▸ Instructions for the task: Write the records out once more, exactly as they appear below.

▸ Dataset items:

[Start of Attachment]

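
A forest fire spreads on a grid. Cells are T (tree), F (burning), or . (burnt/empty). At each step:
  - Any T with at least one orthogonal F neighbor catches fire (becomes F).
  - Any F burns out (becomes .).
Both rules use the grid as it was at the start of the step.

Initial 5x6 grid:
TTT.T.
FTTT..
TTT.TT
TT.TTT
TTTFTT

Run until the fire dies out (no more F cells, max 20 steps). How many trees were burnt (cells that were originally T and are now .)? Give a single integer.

Answer: 21

Derivation:
Step 1: +6 fires, +2 burnt (F count now 6)
Step 2: +7 fires, +6 burnt (F count now 7)
Step 3: +7 fires, +7 burnt (F count now 7)
Step 4: +1 fires, +7 burnt (F count now 1)
Step 5: +0 fires, +1 burnt (F count now 0)
Fire out after step 5
Initially T: 22, now '.': 29
Total burnt (originally-T cells now '.'): 21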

[End of Attachment]

▸ Answer:
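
A forest fire spreads on a grid. Cells are T (tree), F (burning), or . (burnt/empty). At each step:
  - Any T with at least one orthogonal F neighbor catches fire (becomes F).
  - Any F burns out (becomes .).
Both rules use the grid as it was at the start of the step.

Initial 5x6 grid:
TTT.T.
FTTT..
TTT.TT
TT.TTT
TTTFTT

Run until the fire dies out (no more F cells, max 20 steps). How many trees were burnt (cells that were originally T and are now .)? Give a single integer.

Answer: 21

Derivation:
Step 1: +6 fires, +2 burnt (F count now 6)
Step 2: +7 fires, +6 burnt (F count now 7)
Step 3: +7 fires, +7 burnt (F count now 7)
Step 4: +1 fires, +7 burnt (F count now 1)
Step 5: +0 fires, +1 burnt (F count now 0)
Fire out after step 5
Initially T: 22, now '.': 29
Total burnt (originally-T cells now '.'): 21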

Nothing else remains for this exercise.